======== DATA LISTING

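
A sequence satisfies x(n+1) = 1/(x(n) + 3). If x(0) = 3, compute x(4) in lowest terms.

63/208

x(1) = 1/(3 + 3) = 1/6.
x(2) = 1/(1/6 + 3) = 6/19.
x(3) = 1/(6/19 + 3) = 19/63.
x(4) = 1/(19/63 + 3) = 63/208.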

================

• EXERCISE:
All of the data should be retyped exactly.

• EXERCISE RESULT:
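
A sequence satisfies x(n+1) = 1/(x(n) + 3). If x(0) = 3, compute x(4) in lowest terms.

63/208

x(1) = 1/(3 + 3) = 1/6.
x(2) = 1/(1/6 + 3) = 6/19.
x(3) = 1/(6/19 + 3) = 19/63.
x(4) = 1/(19/63 + 3) = 63/208.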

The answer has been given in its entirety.